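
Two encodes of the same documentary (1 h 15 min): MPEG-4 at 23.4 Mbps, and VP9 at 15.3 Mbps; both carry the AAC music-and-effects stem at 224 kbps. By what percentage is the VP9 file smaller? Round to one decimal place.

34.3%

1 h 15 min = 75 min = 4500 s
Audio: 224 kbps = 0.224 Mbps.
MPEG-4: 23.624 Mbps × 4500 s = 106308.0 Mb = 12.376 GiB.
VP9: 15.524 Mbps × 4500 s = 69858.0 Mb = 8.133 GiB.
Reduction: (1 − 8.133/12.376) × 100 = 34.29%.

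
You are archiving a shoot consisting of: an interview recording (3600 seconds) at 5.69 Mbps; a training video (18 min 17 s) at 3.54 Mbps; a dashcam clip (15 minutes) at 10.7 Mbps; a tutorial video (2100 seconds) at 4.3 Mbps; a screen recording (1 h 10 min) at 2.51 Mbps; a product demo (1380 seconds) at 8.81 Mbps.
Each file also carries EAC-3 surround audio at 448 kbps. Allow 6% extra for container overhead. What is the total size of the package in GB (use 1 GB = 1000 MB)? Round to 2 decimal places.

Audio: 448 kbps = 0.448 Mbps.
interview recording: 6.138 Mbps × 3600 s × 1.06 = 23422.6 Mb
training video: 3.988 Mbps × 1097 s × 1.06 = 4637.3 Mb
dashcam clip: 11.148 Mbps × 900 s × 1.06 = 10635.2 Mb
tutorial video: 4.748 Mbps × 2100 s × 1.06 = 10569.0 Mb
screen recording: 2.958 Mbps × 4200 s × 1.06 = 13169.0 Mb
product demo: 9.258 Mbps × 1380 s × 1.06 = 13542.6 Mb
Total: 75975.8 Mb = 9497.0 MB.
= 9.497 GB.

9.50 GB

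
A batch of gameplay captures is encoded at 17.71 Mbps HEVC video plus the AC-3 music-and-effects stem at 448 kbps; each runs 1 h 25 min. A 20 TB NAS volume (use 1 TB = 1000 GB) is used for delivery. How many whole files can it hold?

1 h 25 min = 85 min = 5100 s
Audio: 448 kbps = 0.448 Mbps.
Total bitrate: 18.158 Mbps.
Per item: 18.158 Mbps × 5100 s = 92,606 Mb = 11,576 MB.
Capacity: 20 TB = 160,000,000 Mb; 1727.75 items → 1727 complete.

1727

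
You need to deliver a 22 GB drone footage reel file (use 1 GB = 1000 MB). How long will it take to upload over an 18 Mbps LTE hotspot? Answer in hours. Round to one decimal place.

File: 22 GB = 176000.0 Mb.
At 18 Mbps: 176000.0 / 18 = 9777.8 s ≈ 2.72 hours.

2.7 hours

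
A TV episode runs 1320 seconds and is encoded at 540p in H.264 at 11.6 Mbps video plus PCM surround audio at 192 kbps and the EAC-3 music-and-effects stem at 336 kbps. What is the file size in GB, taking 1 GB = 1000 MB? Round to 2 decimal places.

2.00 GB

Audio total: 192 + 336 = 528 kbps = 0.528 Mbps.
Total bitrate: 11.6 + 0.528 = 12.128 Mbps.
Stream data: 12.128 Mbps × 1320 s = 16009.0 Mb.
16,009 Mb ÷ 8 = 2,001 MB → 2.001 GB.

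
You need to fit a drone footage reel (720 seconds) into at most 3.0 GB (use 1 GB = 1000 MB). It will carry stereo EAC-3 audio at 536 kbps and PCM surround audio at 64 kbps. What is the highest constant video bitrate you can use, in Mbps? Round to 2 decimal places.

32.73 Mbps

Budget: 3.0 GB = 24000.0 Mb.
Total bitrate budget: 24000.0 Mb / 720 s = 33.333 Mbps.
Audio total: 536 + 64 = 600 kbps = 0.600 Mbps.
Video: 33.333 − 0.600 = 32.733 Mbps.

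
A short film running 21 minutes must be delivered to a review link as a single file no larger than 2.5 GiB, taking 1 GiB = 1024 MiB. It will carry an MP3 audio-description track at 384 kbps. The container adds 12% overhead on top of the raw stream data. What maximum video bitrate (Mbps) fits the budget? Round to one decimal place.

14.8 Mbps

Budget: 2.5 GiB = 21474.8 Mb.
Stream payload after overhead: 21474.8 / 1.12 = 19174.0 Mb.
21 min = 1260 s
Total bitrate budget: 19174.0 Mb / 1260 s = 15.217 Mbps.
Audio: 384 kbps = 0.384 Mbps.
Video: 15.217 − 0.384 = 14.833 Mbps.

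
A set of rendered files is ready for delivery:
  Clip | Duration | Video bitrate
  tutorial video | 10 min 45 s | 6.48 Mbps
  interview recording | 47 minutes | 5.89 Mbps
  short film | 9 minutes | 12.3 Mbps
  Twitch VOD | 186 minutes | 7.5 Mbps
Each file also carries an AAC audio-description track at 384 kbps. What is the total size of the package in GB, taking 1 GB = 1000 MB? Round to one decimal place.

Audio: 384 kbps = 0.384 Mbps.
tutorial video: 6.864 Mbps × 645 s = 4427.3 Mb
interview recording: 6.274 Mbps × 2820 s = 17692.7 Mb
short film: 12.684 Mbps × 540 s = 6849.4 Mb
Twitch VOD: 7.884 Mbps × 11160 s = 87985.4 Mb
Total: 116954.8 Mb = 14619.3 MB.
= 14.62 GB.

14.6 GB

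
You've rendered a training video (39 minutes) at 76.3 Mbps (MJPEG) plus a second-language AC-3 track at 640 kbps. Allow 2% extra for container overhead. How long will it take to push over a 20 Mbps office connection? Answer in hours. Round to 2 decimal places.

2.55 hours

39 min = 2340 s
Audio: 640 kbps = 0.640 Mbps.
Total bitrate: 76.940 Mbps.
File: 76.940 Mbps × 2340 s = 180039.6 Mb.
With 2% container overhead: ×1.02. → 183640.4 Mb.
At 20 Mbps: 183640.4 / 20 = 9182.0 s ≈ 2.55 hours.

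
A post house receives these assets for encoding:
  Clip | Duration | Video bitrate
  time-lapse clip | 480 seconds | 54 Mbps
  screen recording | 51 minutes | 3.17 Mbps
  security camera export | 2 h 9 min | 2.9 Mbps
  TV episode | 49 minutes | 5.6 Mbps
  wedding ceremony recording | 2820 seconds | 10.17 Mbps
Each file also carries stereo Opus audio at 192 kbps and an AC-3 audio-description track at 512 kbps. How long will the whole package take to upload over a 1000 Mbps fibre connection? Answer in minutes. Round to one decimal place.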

++++++

At the line containing "time-lapse clip | 480 seconds | 54 Mbps", start transcribing exactly, and continue through the last line of the listing. Stop there and add nothing.

● Expected answer:
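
  time-lapse clip | 480 seconds | 54 Mbps
  screen recording | 51 minutes | 3.17 Mbps
  security camera export | 2 h 9 min | 2.9 Mbps
  TV episode | 49 minutes | 5.6 Mbps
  wedding ceremony recording | 2820 seconds | 10.17 Mbps
Each file also carries stereo Opus audio at 192 kbps and an AC-3 audio-description track at 512 kbps. How long will the whole package take to upload over a 1000 Mbps fibre connection? Answer in minutes. Round to one decimal place.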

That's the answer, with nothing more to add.